ACTIVITY ->
Nothing is to be left out; print all the entries exactly.
╭──
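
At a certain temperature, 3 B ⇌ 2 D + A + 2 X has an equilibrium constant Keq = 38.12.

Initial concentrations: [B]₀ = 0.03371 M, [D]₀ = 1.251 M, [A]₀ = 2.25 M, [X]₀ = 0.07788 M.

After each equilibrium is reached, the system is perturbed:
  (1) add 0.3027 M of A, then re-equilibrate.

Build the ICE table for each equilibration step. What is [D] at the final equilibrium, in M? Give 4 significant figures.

[D]_eq = 1.228 M

Q₀ = 557.5 vs Keq = 38.12 ⇒ Q>K, reverse
Step 1:
                  B         D         A         X
  I         0.03371     1.251      2.25   0.07788
  C         0.03202  -0.02134  -0.01067  -0.02134
  E         0.06573      1.23     2.239   0.05654
  solve Keq expr → x = -0.01067; check Q = 38.12
Then add 0.3027 M of A.
Step 2:
                  B         D         A         X
  I         0.06573      1.23     2.542   0.05654
  C        0.001809 -0.001206 -6.0303e-04 -0.001206
  E         0.06753     1.228     2.541   0.05533
  solve Keq expr → x = -6.0303e-04; check Q = 38.12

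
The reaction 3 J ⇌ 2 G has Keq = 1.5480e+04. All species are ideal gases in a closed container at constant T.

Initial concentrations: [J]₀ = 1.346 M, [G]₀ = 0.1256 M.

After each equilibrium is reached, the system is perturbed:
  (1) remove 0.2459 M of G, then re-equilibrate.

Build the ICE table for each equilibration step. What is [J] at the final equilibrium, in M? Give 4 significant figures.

Q₀ = 0.006469 vs Keq = 1.5480e+04 ⇒ Q<K, forward
Step 1:
                   J          G
  init         1.346     0.1256
  Δ           -1.306     0.8707
  eq         0.04002     0.9963
  solve Keq expr → x = 0.4353; check Q = 1.5480e+04
Then remove 0.2459 M of G.
Step 2:
                   J          G
  init       0.04002     0.7504
  Δ        -0.006759   0.004506
  eq         0.03326     0.7549
  solve Keq expr → x = 0.002253; check Q = 1.5480e+04

[J]_eq = 0.03326 M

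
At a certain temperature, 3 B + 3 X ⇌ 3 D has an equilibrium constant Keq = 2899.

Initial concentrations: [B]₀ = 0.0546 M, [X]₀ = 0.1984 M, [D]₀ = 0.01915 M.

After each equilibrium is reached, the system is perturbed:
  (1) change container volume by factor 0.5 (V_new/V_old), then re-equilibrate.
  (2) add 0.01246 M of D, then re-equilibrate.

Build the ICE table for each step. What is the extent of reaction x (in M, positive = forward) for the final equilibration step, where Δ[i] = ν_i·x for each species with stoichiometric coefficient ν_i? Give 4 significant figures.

Q₀ = 5.525 vs Keq = 2899 ⇒ Q<K, forward
Step 1:
                  B         X         D
  I          0.0546    0.1984   0.01915
  C        -0.03267  -0.03267   0.03267
  E         0.02193    0.1657   0.05182
  solve Keq expr → x = 0.01089; check Q = 2899
Then change container volume by factor 0.5 (V_new/V_old).
Step 2:
                  B         X         D
  I         0.04386    0.3315    0.1036
  C        -0.01696  -0.01696   0.01696
  E         0.02689    0.3145    0.1206
  solve Keq expr → x = 0.005654; check Q = 2899
Then add 0.01246 M of D.
Step 3:
                  B         X         D
  I         0.02689    0.3145    0.1331
  C        0.002113  0.002113 -0.002113
  E         0.02901    0.3166     0.131
  solve Keq expr → x = -7.0420e-04; check Q = 2899

x = -7.0420e-04 M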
╰──
ANSWER BOX ->
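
At a certain temperature, 3 B ⇌ 2 D + A + 2 X has an equilibrium constant Keq = 38.12.

Initial concentrations: [B]₀ = 0.03371 M, [D]₀ = 1.251 M, [A]₀ = 2.25 M, [X]₀ = 0.07788 M.

After each equilibrium is reached, the system is perturbed:
  (1) add 0.3027 M of A, then re-equilibrate.

Build the ICE table for each equilibration step. What is [D] at the final equilibrium, in M? Give 4 significant figures.

[D]_eq = 1.228 M

Q₀ = 557.5 vs Keq = 38.12 ⇒ Q>K, reverse
Step 1:
                  B         D         A         X
  I         0.03371     1.251      2.25   0.07788
  C         0.03202  -0.02134  -0.01067  -0.02134
  E         0.06573      1.23     2.239   0.05654
  solve Keq expr → x = -0.01067; check Q = 38.12
Then add 0.3027 M of A.
Step 2:
                  B         D         A         X
  I         0.06573      1.23     2.542   0.05654
  C        0.001809 -0.001206 -6.0303e-04 -0.001206
  E         0.06753     1.228     2.541   0.05533
  solve Keq expr → x = -6.0303e-04; check Q = 38.12

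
The reaction 3 J ⇌ 2 G has Keq = 1.5480e+04. All species are ideal gases in a closed container at constant T.

Initial concentrations: [J]₀ = 1.346 M, [G]₀ = 0.1256 M.

After each equilibrium is reached, the system is perturbed:
  (1) remove 0.2459 M of G, then re-equilibrate.

Build the ICE table for each equilibration step. What is [J] at the final equilibrium, in M? Give 4 significant figures.

Q₀ = 0.006469 vs Keq = 1.5480e+04 ⇒ Q<K, forward
Step 1:
                   J          G
  init         1.346     0.1256
  Δ           -1.306     0.8707
  eq         0.04002     0.9963
  solve Keq expr → x = 0.4353; check Q = 1.5480e+04
Then remove 0.2459 M of G.
Step 2:
                   J          G
  init       0.04002     0.7504
  Δ        -0.006759   0.004506
  eq         0.03326     0.7549
  solve Keq expr → x = 0.002253; check Q = 1.5480e+04

[J]_eq = 0.03326 M

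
At a certain temperature, 3 B + 3 X ⇌ 3 D has an equilibrium constant Keq = 2899.

Initial concentrations: [B]₀ = 0.0546 M, [X]₀ = 0.1984 M, [D]₀ = 0.01915 M.

After each equilibrium is reached, the system is perturbed:
  (1) change container volume by factor 0.5 (V_new/V_old), then re-equilibrate.
  (2) add 0.01246 M of D, then re-equilibrate.

Build the ICE table for each step. What is the extent of reaction x (in M, positive = forward) for the final equilibration step, where Δ[i] = ν_i·x for each species with stoichiometric coefficient ν_i? Give 4 significant figures.

Q₀ = 5.525 vs Keq = 2899 ⇒ Q<K, forward
Step 1:
                  B         X         D
  I          0.0546    0.1984   0.01915
  C        -0.03267  -0.03267   0.03267
  E         0.02193    0.1657   0.05182
  solve Keq expr → x = 0.01089; check Q = 2899
Then change container volume by factor 0.5 (V_new/V_old).
Step 2:
                  B         X         D
  I         0.04386    0.3315    0.1036
  C        -0.01696  -0.01696   0.01696
  E         0.02689    0.3145    0.1206
  solve Keq expr → x = 0.005654; check Q = 2899
Then add 0.01246 M of D.
Step 3:
                  B         X         D
  I         0.02689    0.3145    0.1331
  C        0.002113  0.002113 -0.002113
  E         0.02901    0.3166     0.131
  solve Keq expr → x = -7.0420e-04; check Q = 2899

x = -7.0420e-04 M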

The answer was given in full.